Input for this task>

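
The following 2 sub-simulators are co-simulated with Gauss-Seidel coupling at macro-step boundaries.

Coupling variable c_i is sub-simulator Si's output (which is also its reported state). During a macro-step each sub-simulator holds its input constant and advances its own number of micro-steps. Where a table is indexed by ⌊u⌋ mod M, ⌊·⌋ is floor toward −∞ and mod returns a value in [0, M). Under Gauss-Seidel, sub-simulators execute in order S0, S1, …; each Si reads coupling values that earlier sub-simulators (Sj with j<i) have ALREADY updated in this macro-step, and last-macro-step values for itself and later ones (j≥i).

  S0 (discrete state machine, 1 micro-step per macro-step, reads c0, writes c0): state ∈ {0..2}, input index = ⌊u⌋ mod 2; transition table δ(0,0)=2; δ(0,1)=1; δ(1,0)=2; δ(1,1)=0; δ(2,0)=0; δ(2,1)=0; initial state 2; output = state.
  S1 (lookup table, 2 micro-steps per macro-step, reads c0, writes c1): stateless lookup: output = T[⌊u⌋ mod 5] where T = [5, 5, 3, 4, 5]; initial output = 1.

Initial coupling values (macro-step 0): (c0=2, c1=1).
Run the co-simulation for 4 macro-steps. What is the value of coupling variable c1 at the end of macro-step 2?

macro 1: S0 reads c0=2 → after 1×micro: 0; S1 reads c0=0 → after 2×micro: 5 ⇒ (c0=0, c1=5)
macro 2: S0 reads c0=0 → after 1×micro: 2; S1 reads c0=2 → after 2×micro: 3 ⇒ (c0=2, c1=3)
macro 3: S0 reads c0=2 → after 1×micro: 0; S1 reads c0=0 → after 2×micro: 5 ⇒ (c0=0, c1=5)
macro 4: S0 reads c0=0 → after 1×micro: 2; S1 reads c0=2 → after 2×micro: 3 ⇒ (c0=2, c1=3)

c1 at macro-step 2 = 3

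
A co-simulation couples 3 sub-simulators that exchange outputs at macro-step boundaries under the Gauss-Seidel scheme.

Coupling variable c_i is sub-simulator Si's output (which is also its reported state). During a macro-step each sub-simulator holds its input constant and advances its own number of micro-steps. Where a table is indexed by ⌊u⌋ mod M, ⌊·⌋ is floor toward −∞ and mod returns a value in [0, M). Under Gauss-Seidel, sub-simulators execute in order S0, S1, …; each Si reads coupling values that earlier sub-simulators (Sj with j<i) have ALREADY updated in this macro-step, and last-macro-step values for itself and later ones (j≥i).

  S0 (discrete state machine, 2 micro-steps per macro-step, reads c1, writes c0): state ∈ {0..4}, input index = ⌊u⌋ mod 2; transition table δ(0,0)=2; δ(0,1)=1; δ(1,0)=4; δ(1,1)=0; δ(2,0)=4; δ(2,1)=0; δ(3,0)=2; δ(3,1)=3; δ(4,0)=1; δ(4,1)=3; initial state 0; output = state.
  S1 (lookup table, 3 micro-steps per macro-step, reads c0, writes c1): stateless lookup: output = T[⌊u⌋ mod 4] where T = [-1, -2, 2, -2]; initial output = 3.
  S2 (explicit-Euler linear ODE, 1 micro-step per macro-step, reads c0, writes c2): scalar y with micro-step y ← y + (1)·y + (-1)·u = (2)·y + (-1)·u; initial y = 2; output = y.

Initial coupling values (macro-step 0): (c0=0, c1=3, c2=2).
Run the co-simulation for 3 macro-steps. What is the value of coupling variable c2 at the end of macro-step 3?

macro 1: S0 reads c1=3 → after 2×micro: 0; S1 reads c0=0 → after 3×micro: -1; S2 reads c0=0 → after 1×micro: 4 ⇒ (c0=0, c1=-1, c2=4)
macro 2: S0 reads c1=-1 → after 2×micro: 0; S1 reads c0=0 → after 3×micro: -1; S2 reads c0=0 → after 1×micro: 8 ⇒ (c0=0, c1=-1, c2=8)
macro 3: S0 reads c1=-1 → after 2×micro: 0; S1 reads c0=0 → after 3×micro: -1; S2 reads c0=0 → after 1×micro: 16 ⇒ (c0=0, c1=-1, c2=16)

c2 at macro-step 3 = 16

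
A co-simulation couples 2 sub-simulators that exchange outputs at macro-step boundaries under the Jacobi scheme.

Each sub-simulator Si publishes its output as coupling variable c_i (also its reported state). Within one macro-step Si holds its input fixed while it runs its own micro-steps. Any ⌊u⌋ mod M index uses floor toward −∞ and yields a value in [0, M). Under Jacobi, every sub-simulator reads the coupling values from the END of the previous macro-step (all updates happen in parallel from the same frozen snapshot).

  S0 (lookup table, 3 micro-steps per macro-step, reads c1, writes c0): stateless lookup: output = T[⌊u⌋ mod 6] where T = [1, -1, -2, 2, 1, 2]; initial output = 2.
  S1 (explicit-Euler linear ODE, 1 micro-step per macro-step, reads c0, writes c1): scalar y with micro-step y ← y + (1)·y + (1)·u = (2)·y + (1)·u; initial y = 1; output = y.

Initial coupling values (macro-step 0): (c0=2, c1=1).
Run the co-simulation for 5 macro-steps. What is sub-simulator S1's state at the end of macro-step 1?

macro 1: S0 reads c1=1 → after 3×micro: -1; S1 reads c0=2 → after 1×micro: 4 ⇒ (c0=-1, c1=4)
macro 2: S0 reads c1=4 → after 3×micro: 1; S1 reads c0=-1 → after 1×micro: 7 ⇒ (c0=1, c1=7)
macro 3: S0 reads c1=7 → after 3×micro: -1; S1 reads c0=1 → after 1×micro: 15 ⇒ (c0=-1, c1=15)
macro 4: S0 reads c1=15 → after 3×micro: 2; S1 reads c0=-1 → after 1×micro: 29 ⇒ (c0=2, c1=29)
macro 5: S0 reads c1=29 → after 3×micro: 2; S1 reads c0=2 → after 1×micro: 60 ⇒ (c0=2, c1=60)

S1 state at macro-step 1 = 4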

Task item> Using the records above, pull out each line where the word "Euler" occurs.

Response to the task>
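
  S2 (explicit-Euler linear ODE, 1 micro-step per macro-step, reads c0, writes c2): scalar y with micro-step y ← y + (1)·y + (-1)·u = (2)·y + (-1)·u; initial y = 2; output = y.
  S1 (explicit-Euler linear ODE, 1 micro-step per macro-step, reads c0, writes c1): scalar y with micro-step y ← y + (1)·y + (1)·u = (2)·y + (1)·u; initial y = 1; output = y.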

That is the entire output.